[[ Data supplied, beginning ]]

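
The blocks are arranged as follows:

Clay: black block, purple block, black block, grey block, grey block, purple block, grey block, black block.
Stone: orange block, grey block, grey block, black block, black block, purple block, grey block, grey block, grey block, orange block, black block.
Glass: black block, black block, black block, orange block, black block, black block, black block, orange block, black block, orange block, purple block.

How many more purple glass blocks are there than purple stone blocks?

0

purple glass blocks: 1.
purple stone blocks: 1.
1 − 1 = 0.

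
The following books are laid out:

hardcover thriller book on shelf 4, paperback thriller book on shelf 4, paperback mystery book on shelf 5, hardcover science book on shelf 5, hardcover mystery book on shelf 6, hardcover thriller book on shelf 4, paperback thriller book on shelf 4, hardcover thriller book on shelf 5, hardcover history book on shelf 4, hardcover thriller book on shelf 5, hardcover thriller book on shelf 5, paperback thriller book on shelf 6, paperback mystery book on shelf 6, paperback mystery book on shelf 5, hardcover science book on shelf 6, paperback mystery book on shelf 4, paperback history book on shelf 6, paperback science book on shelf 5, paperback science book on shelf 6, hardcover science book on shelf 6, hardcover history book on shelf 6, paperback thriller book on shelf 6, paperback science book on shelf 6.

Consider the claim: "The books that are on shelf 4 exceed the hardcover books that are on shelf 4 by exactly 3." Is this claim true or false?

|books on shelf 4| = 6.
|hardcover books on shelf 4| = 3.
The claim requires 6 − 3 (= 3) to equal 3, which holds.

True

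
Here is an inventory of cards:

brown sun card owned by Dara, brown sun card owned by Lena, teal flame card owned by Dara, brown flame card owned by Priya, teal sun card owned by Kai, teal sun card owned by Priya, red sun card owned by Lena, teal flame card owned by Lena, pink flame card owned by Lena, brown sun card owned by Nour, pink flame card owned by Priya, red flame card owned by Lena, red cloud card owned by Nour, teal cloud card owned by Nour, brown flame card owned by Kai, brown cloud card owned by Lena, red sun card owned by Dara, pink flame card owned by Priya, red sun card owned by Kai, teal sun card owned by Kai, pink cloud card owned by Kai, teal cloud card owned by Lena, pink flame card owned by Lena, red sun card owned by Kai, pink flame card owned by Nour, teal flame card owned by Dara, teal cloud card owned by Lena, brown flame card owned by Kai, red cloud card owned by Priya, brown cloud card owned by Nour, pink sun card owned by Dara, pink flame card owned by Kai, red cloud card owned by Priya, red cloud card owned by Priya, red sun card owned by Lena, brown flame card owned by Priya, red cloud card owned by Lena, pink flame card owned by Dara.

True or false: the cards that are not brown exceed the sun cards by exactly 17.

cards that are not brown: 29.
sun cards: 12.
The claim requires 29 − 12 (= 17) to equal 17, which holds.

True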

[[ Data supplied, end ]]

■ Work instruction: If a line in the data holds the string "black", copy that line.

■ Task solution:
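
Clay: black block, purple block, black block, grey block, grey block, purple block, grey block, black block.
Stone: orange block, grey block, grey block, black block, black block, purple block, grey block, grey block, grey block, orange block, black block.
Glass: black block, black block, black block, orange block, black block, black block, black block, orange block, black block, orange block, purple block.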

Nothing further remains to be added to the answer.